Stored data:
___

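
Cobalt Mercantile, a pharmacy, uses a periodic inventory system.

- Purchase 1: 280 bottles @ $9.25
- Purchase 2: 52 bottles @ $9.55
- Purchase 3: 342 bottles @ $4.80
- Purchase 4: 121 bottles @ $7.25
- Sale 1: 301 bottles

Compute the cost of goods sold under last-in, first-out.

Sale 1 (301) [LIFO — newest first]: 121 @ $7.25 + 180 @ $4.80 = $1,741.25
Ending inventory: 280 @ $9.25 + 52 @ $9.55 + 162 @ $4.80 = $3,864.20

COGS = $1,741.25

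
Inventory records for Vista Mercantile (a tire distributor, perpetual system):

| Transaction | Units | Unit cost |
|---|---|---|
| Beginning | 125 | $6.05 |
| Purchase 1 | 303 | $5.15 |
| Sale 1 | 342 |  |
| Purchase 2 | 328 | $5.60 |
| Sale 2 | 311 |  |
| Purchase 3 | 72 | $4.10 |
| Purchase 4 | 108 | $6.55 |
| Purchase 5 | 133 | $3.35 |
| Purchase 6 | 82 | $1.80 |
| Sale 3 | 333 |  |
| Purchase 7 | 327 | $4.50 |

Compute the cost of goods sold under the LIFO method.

Sale 1 (342) [LIFO — newest first]: 303 @ $5.15 + 39 @ $6.05 = $1,796.40
Sale 2 (311) [LIFO — newest first]: 311 @ $5.60 = $1,741.60
Sale 3 (333) [LIFO — newest first]: 82 @ $1.80 + 133 @ $3.35 + 108 @ $6.55 + 10 @ $4.10 = $1,341.55
Total COGS = $1,796.40 + $1,741.60 + $1,341.55 = $4,879.55
Ending inventory: 86 @ $6.05 + 17 @ $5.60 + 62 @ $4.10 + 327 @ $4.50 = $2,341.20

COGS = $4,879.55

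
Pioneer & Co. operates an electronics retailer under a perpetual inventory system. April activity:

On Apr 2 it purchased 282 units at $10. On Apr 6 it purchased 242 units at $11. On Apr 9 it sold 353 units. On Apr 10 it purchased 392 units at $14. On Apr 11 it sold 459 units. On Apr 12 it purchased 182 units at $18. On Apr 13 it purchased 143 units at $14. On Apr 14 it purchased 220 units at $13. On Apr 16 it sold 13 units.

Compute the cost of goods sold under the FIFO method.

Apr 9, 353 sold [FIFO — oldest first]: 282 @ $10 + 71 @ $11 = $3,601
Apr 11, 459 sold [FIFO — oldest first]: 171 @ $11 + 288 @ $14 = $5,913
Apr 16, 13 sold [FIFO — oldest first]: 13 @ $14 = $182
Total COGS = $3,601 + $5,913 + $182 = $9,696
Ending inventory: 91 @ $14 + 182 @ $18 + 143 @ $14 + 220 @ $13 = $9,412
Check: goods available $19,108 = COGS $9,696 + ending $9,412

COGS = $9,696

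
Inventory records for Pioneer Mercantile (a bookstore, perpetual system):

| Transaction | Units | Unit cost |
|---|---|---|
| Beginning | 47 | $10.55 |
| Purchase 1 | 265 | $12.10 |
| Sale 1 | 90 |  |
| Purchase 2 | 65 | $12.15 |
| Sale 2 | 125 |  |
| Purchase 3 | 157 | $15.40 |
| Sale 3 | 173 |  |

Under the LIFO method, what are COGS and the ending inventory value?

COGS = $5,216.15; ending inventory = $1,693.75

Sale 1 (90) [LIFO — newest first]: 90 @ $12.10 = $1,089.00
Sale 2 (125) [LIFO — newest first]: 65 @ $12.15 + 60 @ $12.10 = $1,515.75
Sale 3 (173) [LIFO — newest first]: 157 @ $15.40 + 16 @ $12.10 = $2,611.40
Total COGS = $1,089.00 + $1,515.75 + $2,611.40 = $5,216.15
Ending inventory: 47 @ $10.55 + 99 @ $12.10 = $1,693.75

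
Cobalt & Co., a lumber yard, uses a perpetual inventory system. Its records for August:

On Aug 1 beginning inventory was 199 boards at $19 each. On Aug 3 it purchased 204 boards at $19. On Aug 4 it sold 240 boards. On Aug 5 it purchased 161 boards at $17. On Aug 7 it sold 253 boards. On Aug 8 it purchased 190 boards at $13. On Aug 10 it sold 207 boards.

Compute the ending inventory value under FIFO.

Ending inventory = $702

Aug 4, 240 sold [FIFO — oldest first]: 199 @ $19 + 41 @ $19 = $4,560
Aug 7, 253 sold [FIFO — oldest first]: 163 @ $19 + 90 @ $17 = $4,627
Aug 10, 207 sold [FIFO — oldest first]: 71 @ $17 + 136 @ $13 = $2,975
Total COGS = $4,560 + $4,627 + $2,975 = $12,162
Ending inventory: 54 @ $13 = $702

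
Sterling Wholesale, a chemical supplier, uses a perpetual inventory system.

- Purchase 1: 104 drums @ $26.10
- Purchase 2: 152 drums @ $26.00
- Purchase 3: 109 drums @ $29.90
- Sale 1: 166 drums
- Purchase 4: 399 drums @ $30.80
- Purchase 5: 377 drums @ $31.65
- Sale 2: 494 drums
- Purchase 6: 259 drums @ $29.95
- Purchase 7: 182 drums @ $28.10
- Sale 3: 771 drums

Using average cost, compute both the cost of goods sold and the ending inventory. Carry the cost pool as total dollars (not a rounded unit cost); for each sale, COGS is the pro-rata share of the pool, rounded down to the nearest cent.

After Purchase 1: 104 on hand, pool $2,714.40 (≈ $26.1000 each)
After Purchase 2: 256 on hand, pool $6,666.40 (≈ $26.0406 each)
After Purchase 3: 365 on hand, pool $9,925.50 (≈ $27.1932 each)
Sale 1, sell 166: 166/365 × $9,925.50 → $4,514.06
After Purchase 4: 598 on hand, pool $17,700.64 (≈ $29.5997 each)
After Purchase 5: 975 on hand, pool $29,632.69 (≈ $30.3925 each)
Sale 2, sell 494: 494/975 × $29,632.69 → $15,013.89
After Purchase 6: 740 on hand, pool $22,375.85 (≈ $30.2376 each)
After Purchase 7: 922 on hand, pool $27,490.05 (≈ $29.8157 each)
Sale 3, sell 771: 771/922 × $27,490.05 → $22,987.88
Total COGS = $4,514.06 + $15,013.89 + $22,987.88 = $42,515.83
Ending inventory (cost pool remaining) = $4,502.17
Check: goods available $47,018.00 = COGS $42,515.83 + ending $4,502.17

COGS = $42,515.83; ending inventory = $4,502.17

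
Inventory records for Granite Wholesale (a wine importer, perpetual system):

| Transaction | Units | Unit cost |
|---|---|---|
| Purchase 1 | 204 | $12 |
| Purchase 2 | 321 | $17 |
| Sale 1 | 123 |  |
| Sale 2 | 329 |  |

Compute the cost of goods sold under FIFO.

COGS = $6,664

Sale 1 (123) [FIFO — oldest first]: 123 @ $12 = $1,476
Sale 2 (329) [FIFO — oldest first]: 81 @ $12 + 248 @ $17 = $5,188
Total COGS = $1,476 + $5,188 = $6,664
Ending inventory: 73 @ $17 = $1,241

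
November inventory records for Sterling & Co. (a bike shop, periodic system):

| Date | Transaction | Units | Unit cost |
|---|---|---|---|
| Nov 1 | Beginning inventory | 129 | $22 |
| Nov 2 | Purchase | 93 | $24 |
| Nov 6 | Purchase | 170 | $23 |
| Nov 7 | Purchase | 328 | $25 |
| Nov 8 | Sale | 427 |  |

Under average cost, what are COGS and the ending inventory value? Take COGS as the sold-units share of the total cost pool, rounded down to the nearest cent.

COGS = $10,188.69; ending inventory = $6,991.31

Nov 8, sell 427: 427/720 × $17,180.00 → $10,188.69
Ending inventory (cost pool remaining) = $6,991.31
Check: goods available $17,180.00 = COGS $10,188.69 + ending $6,991.31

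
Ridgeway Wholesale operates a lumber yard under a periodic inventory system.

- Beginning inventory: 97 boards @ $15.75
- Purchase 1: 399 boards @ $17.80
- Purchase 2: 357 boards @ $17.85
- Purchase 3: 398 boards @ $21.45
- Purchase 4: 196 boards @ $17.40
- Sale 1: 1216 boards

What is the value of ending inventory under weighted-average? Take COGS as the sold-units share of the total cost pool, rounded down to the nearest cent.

Sale 1, sell 1216: 1216/1447 × $26,949.90 → $22,647.60
Ending inventory (cost pool remaining) = $4,302.30
Check: goods available $26,949.90 = COGS $22,647.60 + ending $4,302.30

Ending inventory = $4,302.30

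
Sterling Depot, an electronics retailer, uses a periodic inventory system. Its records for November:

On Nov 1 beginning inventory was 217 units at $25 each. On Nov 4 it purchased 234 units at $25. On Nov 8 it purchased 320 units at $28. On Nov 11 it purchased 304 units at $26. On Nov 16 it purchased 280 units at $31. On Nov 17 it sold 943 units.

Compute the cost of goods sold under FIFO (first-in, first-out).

COGS = $24,707

Nov 17, 943 sold [FIFO — oldest first]: 217 @ $25 + 234 @ $25 + 320 @ $28 + 172 @ $26 = $24,707
Ending inventory: 132 @ $26 + 280 @ $31 = $12,112
Check: goods available $36,819 = COGS $24,707 + ending $12,112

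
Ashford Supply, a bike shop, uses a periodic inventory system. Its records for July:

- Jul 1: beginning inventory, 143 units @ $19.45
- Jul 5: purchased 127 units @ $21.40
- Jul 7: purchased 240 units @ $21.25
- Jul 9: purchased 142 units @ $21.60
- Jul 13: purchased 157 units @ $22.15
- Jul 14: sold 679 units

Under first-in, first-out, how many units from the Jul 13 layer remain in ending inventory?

Jul 14, 679 sold [FIFO — oldest first]: 143 @ $19.45 + 127 @ $21.40 + 240 @ $21.25 + 142 @ $21.60 + 27 @ $22.15 = $14,264.40
Ending inventory: 130 @ $22.15 = $2,879.50

130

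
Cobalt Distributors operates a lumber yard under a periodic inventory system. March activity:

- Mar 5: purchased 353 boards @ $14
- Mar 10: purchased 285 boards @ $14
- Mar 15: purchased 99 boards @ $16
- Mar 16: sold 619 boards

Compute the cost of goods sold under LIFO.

Mar 16, 619 sold [LIFO — newest first]: 99 @ $16 + 285 @ $14 + 235 @ $14 = $8,864
Ending inventory: 118 @ $14 = $1,652
Check: goods available $10,516 = COGS $8,864 + ending $1,652

COGS = $8,864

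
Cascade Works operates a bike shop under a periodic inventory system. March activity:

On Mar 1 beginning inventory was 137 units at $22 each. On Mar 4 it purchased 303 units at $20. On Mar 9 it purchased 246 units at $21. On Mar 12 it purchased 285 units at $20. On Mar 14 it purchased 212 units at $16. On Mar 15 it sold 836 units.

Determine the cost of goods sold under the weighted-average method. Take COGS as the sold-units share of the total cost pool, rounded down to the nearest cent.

Mar 15, sell 836: 836/1183 × $23,332.00 → $16,488.20
Ending inventory (cost pool remaining) = $6,843.80
Check: goods available $23,332.00 = COGS $16,488.20 + ending $6,843.80

COGS = $16,488.20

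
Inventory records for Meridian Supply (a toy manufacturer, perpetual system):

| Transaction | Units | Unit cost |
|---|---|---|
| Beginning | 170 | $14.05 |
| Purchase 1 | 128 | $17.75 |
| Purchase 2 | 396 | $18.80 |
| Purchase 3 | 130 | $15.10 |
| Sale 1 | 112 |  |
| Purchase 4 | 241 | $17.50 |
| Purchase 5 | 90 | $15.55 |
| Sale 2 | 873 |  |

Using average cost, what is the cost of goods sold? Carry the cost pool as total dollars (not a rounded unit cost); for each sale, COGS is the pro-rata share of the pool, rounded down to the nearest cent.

COGS = $16,788.43

After Beginning: 170 on hand, pool $2,388.50 (≈ $14.0500 each)
After Purchase 1: 298 on hand, pool $4,660.50 (≈ $15.6393 each)
After Purchase 2: 694 on hand, pool $12,105.30 (≈ $17.4428 each)
After Purchase 3: 824 on hand, pool $14,068.30 (≈ $17.0732 each)
Sale 1, sell 112: 112/824 × $14,068.30 → $1,912.19
After Purchase 4: 953 on hand, pool $16,373.61 (≈ $17.1811 each)
After Purchase 5: 1043 on hand, pool $17,773.11 (≈ $17.0404 each)
Sale 2, sell 873: 873/1043 × $17,773.11 → $14,876.24
Total COGS = $1,912.19 + $14,876.24 = $16,788.43
Ending inventory (cost pool remaining) = $2,896.87
Check: goods available $19,685.30 = COGS $16,788.43 + ending $2,896.87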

___

Out of the entries, report each line that contains the word "electronics".

# Solution
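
Pioneer & Co. operates an electronics retailer under a perpetual inventory system. April activity:
Sterling Depot, an electronics retailer, uses a periodic inventory system. Its records for November: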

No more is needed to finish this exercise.